* **Data to examine**
/---

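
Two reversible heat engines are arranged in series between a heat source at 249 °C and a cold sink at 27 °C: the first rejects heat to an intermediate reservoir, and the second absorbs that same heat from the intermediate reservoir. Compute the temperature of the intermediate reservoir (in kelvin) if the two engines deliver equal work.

T_m ≈ 411 K

T_H = 249 °C → 249 + 273.15 = 522.15 K.
T_C = 27 °C → 27 + 273.15 = 300.15 K.
For reversible stages Q_m = Q_H·(T_m/T_H). Setting W₁ = Q_H(1 − T_m/T_H) equal to W₂ = Q_m(1 − T_C/T_m) = Q_H·(T_m − T_C)/T_H gives T_H − T_m = T_m − T_C, so T_m = (T_H + T_C)/2 = (522.15 + 300.15)/2 = 411 K.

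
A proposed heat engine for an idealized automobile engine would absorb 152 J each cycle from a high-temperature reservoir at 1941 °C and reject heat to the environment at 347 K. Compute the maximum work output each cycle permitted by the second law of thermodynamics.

T_H = 1941 °C → 1941 + 273.15 = 2214.15 K.
No engine can exceed the Carnot limit: η_max = 1 − T_C/T_H = 1 − 347.00/2214.15 = 0.8433.
W_max = η_max · Q_H = 0.8433 × 152 = 128 J.

W_max ≈ 128 J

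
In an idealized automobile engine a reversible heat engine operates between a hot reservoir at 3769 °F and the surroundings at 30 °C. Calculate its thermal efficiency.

η ≈ 0.871

T_H = 3769 °F → (3769 − 32) × 5/9 = 2076.11 °C = 2349.26 K.
T_C = 30 °C → 30 + 273.15 = 303.15 K.
The Carnot efficiency is η = 1 − T_C/T_H = 1 − 303.15/2349.26 = 0.871.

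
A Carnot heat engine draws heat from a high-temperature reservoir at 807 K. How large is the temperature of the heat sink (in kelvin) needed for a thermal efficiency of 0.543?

T_C ≈ 369 K

From η = 1 − T_C/T_H, T_C = T_H·(1 − η) = 807.00 × (1 − 0.543) = 369 K.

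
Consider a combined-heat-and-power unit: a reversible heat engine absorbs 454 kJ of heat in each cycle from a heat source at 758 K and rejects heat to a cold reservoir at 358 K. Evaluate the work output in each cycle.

The Carnot efficiency is η = 1 − T_C/T_H = 1 − 358.00/758.00 = 0.5277.
W = η·Q_H = 0.5277 × 454 = 239.6 kJ.

W ≈ 239.6 kJ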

\---

* **Prompt**
Copy out all of the records above with nothing altered.

* **Solution to the exercise**
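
Two reversible heat engines are arranged in series between a heat source at 249 °C and a cold sink at 27 °C: the first rejects heat to an intermediate reservoir, and the second absorbs that same heat from the intermediate reservoir. Compute the temperature of the intermediate reservoir (in kelvin) if the two engines deliver equal work.

T_m ≈ 411 K

T_H = 249 °C → 249 + 273.15 = 522.15 K.
T_C = 27 °C → 27 + 273.15 = 300.15 K.
For reversible stages Q_m = Q_H·(T_m/T_H). Setting W₁ = Q_H(1 − T_m/T_H) equal to W₂ = Q_m(1 − T_C/T_m) = Q_H·(T_m − T_C)/T_H gives T_H − T_m = T_m − T_C, so T_m = (T_H + T_C)/2 = (522.15 + 300.15)/2 = 411 K.

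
A proposed heat engine for an idealized automobile engine would absorb 152 J each cycle from a high-temperature reservoir at 1941 °C and reject heat to the environment at 347 K. Compute the maximum work output each cycle permitted by the second law of thermodynamics.

T_H = 1941 °C → 1941 + 273.15 = 2214.15 K.
No engine can exceed the Carnot limit: η_max = 1 − T_C/T_H = 1 − 347.00/2214.15 = 0.8433.
W_max = η_max · Q_H = 0.8433 × 152 = 128 J.

W_max ≈ 128 J

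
In an idealized automobile engine a reversible heat engine operates between a hot reservoir at 3769 °F and the surroundings at 30 °C. Calculate its thermal efficiency.

η ≈ 0.871

T_H = 3769 °F → (3769 − 32) × 5/9 = 2076.11 °C = 2349.26 K.
T_C = 30 °C → 30 + 273.15 = 303.15 K.
The Carnot efficiency is η = 1 − T_C/T_H = 1 − 303.15/2349.26 = 0.871.

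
A Carnot heat engine draws heat from a high-temperature reservoir at 807 K. How large is the temperature of the heat sink (in kelvin) needed for a thermal efficiency of 0.543?

T_C ≈ 369 K

From η = 1 − T_C/T_H, T_C = T_H·(1 − η) = 807.00 × (1 − 0.543) = 369 K.

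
Consider a combined-heat-and-power unit: a reversible heat engine absorbs 454 kJ of heat in each cycle from a heat source at 758 K and rejects heat to a cold reservoir at 358 K. Evaluate the work output in each cycle.

The Carnot efficiency is η = 1 − T_C/T_H = 1 − 358.00/758.00 = 0.5277.
W = η·Q_H = 0.5277 × 454 = 239.6 kJ.

W ≈ 239.6 kJ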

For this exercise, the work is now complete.